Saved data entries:
········

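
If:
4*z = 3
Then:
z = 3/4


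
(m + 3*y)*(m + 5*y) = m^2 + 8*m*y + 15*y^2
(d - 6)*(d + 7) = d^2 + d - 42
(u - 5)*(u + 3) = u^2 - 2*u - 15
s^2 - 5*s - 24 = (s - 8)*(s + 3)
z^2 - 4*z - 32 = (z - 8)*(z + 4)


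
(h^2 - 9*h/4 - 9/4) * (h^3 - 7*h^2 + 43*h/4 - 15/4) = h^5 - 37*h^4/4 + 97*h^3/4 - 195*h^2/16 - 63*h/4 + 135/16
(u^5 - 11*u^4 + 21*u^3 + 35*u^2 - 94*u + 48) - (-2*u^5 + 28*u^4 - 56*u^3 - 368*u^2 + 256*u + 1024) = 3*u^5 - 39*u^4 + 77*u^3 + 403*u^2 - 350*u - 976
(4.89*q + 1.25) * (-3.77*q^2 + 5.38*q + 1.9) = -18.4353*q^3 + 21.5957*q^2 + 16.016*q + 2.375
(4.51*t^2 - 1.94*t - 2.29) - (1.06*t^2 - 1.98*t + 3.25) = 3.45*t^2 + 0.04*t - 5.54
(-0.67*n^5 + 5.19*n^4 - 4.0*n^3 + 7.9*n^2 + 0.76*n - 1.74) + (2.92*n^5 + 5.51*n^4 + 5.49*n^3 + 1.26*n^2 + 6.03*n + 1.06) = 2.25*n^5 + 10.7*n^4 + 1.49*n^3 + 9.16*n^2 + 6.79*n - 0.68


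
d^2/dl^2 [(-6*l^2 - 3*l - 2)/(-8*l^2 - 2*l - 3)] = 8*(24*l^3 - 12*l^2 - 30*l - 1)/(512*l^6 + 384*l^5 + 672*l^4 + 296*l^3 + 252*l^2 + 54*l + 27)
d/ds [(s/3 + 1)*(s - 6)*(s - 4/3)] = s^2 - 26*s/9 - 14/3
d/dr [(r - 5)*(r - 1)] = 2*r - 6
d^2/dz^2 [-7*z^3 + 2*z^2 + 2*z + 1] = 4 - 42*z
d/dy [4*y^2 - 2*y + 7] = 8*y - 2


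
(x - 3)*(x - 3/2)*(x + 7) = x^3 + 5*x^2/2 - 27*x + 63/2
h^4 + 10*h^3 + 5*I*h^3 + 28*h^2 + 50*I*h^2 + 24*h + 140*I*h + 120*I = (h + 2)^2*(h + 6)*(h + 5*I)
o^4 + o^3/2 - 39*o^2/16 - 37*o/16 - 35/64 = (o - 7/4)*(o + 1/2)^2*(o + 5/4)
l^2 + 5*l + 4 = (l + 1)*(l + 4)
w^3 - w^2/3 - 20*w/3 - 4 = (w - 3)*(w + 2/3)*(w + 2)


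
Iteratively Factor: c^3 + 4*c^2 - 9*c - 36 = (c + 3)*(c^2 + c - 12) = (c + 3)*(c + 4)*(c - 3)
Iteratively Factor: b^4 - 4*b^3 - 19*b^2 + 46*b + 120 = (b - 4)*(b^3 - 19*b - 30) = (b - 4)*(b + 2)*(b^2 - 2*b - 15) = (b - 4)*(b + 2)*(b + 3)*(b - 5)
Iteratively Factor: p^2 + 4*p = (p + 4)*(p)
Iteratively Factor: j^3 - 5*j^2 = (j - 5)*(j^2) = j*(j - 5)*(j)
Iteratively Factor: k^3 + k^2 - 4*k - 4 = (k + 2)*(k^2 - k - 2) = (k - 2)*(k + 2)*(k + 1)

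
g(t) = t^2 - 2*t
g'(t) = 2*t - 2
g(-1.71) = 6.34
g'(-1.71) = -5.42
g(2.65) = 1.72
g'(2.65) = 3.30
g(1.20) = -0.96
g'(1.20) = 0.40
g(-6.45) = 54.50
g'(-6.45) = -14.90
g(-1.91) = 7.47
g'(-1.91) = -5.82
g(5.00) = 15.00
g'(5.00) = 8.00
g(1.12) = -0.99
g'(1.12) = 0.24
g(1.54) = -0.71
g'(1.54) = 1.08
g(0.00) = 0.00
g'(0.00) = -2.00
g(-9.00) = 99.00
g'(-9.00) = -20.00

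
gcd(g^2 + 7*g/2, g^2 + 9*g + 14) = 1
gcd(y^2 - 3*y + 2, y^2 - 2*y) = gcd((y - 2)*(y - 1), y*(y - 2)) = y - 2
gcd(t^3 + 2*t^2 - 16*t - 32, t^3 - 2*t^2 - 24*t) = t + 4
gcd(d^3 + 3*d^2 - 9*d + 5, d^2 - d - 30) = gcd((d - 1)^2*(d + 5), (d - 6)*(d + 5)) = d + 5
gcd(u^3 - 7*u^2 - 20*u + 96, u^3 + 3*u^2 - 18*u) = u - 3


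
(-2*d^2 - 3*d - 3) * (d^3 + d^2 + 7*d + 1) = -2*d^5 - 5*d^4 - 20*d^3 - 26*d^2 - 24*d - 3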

········

### Goal of the exercise
Return each line from the records that includes the word "Iteratively".

### Response to this exercise
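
Iteratively Factor: c^3 + 4*c^2 - 9*c - 36 = (c + 3)*(c^2 + c - 12) = (c + 3)*(c + 4)*(c - 3)
Iteratively Factor: b^4 - 4*b^3 - 19*b^2 + 46*b + 120 = (b - 4)*(b^3 - 19*b - 30) = (b - 4)*(b + 2)*(b^2 - 2*b - 15) = (b - 4)*(b + 2)*(b + 3)*(b - 5)
Iteratively Factor: p^2 + 4*p = (p + 4)*(p)
Iteratively Factor: j^3 - 5*j^2 = (j - 5)*(j^2) = j*(j - 5)*(j)
Iteratively Factor: k^3 + k^2 - 4*k - 4 = (k + 2)*(k^2 - k - 2) = (k - 2)*(k + 2)*(k + 1)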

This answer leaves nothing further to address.